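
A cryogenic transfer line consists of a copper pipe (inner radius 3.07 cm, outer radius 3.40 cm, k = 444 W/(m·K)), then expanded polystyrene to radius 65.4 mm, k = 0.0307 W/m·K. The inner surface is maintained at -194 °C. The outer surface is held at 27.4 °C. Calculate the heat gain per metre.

Resistance network (inner→outer):
  R'_copper = ln(0.0340/0.0307)/(2πk) = 0.1021/(2π·444) = 3.660×10^-5 m·K/W
  R'_expanded polystyrene = ln(0.0654/0.0340)/(2πk) = 0.6542/(2π·0.0307) = 3.391 m·K/W
ΣR = 3.660×10^-5 + 3.391 = 3.391 m·K/W
Q' = ΔT/ΣR = (-194 °C − 27.4 °C)/3.391 = -65.3 W/m
(Negative Q' ⇒ heat flows inward; heat gain = 65.3 W/m.)

Q' = 65.3 W/m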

• Task requirements:
Each record must be repeated exactly as it appears above.

• Solution to the exercise:
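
A cryogenic transfer line consists of a copper pipe (inner radius 3.07 cm, outer radius 3.40 cm, k = 444 W/(m·K)), then expanded polystyrene to radius 65.4 mm, k = 0.0307 W/m·K. The inner surface is maintained at -194 °C. The outer surface is held at 27.4 °C. Calculate the heat gain per metre.

Resistance network (inner→outer):
  R'_copper = ln(0.0340/0.0307)/(2πk) = 0.1021/(2π·444) = 3.660×10^-5 m·K/W
  R'_expanded polystyrene = ln(0.0654/0.0340)/(2πk) = 0.6542/(2π·0.0307) = 3.391 m·K/W
ΣR = 3.660×10^-5 + 3.391 = 3.391 m·K/W
Q' = ΔT/ΣR = (-194 °C − 27.4 °C)/3.391 = -65.3 W/m
(Negative Q' ⇒ heat flows inward; heat gain = 65.3 W/m.)

Q' = 65.3 W/m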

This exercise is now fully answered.